Problem details:
If a line in the data below contains "into", copy it.
[Records for processing — start]
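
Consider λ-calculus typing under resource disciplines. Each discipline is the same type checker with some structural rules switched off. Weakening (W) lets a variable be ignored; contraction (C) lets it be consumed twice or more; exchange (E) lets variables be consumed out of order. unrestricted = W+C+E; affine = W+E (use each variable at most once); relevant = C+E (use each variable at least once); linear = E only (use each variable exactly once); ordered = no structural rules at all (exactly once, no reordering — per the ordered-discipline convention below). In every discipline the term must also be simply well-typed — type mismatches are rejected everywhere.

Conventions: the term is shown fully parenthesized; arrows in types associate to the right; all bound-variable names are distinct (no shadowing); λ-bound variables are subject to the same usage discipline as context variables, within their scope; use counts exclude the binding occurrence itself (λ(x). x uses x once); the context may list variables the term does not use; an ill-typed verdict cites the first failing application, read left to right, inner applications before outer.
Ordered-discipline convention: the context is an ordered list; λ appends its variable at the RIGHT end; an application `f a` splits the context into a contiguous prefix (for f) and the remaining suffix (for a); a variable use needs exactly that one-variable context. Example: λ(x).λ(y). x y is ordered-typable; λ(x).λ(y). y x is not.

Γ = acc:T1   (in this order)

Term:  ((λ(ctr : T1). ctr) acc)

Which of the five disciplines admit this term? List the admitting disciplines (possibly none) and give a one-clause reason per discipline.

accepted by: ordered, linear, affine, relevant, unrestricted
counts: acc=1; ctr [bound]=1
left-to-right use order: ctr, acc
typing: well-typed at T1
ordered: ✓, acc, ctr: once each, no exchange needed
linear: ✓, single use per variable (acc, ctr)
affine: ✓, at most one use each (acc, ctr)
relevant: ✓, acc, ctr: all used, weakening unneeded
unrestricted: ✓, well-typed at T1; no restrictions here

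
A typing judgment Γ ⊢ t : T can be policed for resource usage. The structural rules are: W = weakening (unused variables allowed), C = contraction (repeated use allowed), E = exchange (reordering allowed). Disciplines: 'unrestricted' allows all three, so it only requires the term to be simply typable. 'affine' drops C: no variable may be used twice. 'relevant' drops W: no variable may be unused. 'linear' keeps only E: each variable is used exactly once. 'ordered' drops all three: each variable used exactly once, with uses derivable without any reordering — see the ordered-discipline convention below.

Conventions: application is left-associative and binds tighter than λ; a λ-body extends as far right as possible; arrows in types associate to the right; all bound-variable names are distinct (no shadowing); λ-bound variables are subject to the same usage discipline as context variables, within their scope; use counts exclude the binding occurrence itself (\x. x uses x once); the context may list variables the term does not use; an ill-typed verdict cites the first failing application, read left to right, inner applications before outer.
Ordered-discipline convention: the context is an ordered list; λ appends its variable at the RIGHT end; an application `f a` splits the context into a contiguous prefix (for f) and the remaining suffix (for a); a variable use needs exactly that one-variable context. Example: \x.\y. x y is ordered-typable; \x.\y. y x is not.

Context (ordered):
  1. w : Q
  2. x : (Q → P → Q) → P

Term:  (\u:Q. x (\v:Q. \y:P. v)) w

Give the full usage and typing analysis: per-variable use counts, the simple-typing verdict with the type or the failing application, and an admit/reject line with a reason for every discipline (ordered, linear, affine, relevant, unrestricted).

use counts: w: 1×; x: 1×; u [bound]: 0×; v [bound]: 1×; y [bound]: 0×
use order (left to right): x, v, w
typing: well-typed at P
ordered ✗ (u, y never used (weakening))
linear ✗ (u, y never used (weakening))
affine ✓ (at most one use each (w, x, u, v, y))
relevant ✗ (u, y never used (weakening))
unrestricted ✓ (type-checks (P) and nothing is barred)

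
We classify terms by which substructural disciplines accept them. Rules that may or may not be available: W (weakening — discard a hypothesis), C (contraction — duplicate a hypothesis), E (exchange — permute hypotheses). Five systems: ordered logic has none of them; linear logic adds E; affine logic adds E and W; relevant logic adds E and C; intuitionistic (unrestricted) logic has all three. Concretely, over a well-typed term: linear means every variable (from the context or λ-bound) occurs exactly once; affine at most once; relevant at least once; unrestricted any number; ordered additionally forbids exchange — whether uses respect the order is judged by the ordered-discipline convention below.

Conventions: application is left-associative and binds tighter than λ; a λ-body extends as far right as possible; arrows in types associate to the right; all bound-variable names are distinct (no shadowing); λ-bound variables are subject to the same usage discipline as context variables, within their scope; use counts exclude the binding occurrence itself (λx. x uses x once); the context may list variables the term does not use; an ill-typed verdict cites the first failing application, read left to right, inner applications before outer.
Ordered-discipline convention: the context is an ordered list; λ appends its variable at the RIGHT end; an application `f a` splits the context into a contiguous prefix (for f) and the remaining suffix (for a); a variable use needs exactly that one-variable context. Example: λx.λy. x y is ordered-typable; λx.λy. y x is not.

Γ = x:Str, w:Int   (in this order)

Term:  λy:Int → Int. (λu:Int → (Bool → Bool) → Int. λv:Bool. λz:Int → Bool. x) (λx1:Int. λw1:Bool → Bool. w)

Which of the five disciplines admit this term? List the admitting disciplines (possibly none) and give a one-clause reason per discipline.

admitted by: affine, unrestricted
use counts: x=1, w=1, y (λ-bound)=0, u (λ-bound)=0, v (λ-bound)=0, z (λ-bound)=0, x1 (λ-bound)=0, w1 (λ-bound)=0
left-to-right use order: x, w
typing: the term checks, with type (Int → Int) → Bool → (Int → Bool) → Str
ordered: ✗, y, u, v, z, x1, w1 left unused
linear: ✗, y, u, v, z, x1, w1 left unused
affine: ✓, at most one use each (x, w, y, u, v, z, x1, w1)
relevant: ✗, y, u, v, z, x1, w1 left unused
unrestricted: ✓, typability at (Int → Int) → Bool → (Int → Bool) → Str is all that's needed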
[Records for processing — finish]
[Records for processing — start]
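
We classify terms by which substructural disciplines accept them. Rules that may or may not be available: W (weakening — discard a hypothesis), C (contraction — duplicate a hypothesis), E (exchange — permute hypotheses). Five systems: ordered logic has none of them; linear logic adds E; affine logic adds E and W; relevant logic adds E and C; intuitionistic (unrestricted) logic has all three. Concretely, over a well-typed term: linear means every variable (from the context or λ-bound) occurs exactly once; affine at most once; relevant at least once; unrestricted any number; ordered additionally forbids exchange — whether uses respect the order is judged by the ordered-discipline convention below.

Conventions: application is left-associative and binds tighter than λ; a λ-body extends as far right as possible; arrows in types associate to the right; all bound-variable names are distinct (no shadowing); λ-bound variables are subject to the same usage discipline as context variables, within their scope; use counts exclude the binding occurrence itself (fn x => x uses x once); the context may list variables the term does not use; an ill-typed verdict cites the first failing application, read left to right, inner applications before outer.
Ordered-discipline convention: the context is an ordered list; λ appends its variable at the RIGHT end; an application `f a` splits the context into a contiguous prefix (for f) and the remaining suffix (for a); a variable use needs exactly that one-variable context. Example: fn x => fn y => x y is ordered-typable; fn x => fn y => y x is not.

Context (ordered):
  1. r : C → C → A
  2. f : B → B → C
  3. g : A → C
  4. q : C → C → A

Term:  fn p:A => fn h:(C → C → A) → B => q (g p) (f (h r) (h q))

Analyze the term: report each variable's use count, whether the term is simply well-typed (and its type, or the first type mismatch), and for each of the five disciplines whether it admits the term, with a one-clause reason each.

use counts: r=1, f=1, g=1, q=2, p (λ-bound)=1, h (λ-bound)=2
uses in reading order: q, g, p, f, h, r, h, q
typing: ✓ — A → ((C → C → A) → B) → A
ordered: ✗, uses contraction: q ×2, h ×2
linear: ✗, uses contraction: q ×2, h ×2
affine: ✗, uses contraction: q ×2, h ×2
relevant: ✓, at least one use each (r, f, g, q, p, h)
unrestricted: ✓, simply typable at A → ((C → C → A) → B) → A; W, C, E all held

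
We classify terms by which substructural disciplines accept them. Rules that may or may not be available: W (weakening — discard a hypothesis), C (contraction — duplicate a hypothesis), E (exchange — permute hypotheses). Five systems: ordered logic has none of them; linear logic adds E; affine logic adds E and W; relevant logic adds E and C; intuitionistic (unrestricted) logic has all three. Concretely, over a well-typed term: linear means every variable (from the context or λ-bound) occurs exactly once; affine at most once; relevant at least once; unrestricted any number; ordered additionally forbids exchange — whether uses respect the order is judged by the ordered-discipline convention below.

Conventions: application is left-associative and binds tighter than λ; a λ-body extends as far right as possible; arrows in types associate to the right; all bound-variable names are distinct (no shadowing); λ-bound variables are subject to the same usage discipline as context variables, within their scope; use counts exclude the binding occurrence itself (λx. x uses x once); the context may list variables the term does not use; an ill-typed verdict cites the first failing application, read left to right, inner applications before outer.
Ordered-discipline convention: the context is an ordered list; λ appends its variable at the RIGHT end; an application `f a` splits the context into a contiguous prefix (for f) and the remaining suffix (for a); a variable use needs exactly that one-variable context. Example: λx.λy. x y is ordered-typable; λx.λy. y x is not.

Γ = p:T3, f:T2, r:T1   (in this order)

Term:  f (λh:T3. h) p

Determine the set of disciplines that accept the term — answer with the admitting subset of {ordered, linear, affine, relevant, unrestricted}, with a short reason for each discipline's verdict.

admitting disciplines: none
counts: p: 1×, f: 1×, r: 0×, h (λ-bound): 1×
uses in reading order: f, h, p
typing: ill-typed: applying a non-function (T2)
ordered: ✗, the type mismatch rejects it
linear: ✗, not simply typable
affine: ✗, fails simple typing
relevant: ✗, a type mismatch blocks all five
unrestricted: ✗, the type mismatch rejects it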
[Records for processing — finish]
Written reply:
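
Ordered-discipline convention: the context is an ordered list; λ appends its variable at the RIGHT end; an application `f a` splits the context into a contiguous prefix (for f) and the remaining suffix (for a); a variable use needs exactly that one-variable context. Example: λ(x).λ(y). x y is ordered-typable; λ(x).λ(y). y x is not.
Ordered-discipline convention: the context is an ordered list; λ appends its variable at the RIGHT end; an application `f a` splits the context into a contiguous prefix (for f) and the remaining suffix (for a); a variable use needs exactly that one-variable context. Example: \x.\y. x y is ordered-typable; \x.\y. y x is not.
Ordered-discipline convention: the context is an ordered list; λ appends its variable at the RIGHT end; an application `f a` splits the context into a contiguous prefix (for f) and the remaining suffix (for a); a variable use needs exactly that one-variable context. Example: λx.λy. x y is ordered-typable; λx.λy. y x is not.
Ordered-discipline convention: the context is an ordered list; λ appends its variable at the RIGHT end; an application `f a` splits the context into a contiguous prefix (for f) and the remaining suffix (for a); a variable use needs exactly that one-variable context. Example: fn x => fn y => x y is ordered-typable; fn x => fn y => y x is not.
Ordered-discipline convention: the context is an ordered list; λ appends its variable at the RIGHT end; an application `f a` splits the context into a contiguous prefix (for f) and the remaining suffix (for a); a variable use needs exactly that one-variable context. Example: λx.λy. x y is ordered-typable; λx.λy. y x is not.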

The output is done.